===== THE INPUT =====

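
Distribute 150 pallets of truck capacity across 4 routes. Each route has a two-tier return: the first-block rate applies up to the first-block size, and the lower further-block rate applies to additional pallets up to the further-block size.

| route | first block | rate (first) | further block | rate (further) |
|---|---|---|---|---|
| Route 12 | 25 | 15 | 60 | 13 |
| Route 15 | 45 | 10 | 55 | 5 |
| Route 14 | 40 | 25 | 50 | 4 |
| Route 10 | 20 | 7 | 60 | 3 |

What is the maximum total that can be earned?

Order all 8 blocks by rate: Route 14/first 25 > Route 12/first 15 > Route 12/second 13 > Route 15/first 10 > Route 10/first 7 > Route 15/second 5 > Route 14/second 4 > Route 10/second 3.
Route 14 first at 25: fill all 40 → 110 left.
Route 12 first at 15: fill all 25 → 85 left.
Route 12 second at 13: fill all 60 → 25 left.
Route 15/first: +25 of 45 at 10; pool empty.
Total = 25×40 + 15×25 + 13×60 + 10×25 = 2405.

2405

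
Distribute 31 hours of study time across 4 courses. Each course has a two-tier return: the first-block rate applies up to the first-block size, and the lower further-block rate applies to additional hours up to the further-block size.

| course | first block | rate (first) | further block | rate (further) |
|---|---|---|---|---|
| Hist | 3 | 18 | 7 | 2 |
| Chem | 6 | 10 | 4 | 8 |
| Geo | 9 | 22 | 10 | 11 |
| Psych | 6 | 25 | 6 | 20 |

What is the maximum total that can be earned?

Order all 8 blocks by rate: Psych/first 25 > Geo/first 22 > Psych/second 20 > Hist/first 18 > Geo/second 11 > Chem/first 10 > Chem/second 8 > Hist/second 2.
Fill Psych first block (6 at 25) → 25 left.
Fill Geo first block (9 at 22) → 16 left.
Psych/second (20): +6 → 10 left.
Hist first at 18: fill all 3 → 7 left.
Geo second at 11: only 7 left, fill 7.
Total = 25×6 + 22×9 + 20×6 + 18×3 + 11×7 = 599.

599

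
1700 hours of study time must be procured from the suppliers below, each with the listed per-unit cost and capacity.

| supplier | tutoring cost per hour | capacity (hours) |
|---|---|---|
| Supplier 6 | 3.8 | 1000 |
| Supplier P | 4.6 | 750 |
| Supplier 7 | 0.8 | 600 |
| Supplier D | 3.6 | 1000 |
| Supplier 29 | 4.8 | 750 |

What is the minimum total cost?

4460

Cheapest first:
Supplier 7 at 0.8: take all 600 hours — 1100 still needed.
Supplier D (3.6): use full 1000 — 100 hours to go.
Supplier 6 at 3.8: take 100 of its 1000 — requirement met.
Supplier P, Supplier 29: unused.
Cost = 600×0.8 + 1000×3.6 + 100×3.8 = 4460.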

=====

### ACTION ITEM
Would you copy, unchanged, the stretch of the records above that begins at the line containing "6 | 10 | 4 | 8 |" and ends at the line containing "4.8 | 750 |", and only that?

### SOLUTION TO THIS PROBLEM
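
| Chem | 6 | 10 | 4 | 8 |
| Geo | 9 | 22 | 10 | 11 |
| Psych | 6 | 25 | 6 | 20 |

What is the maximum total that can be earned?

Order all 8 blocks by rate: Psych/first 25 > Geo/first 22 > Psych/second 20 > Hist/first 18 > Geo/second 11 > Chem/first 10 > Chem/second 8 > Hist/second 2.
Fill Psych first block (6 at 25) → 25 left.
Fill Geo first block (9 at 22) → 16 left.
Psych/second (20): +6 → 10 left.
Hist first at 18: fill all 3 → 7 left.
Geo second at 11: only 7 left, fill 7.
Total = 25×6 + 22×9 + 20×6 + 18×3 + 11×7 = 599.

599

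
1700 hours of study time must be procured from the suppliers below, each with the listed per-unit cost and capacity.

| supplier | tutoring cost per hour | capacity (hours) |
|---|---|---|
| Supplier 6 | 3.8 | 1000 |
| Supplier P | 4.6 | 750 |
| Supplier 7 | 0.8 | 600 |
| Supplier D | 3.6 | 1000 |
| Supplier 29 | 4.8 | 750 |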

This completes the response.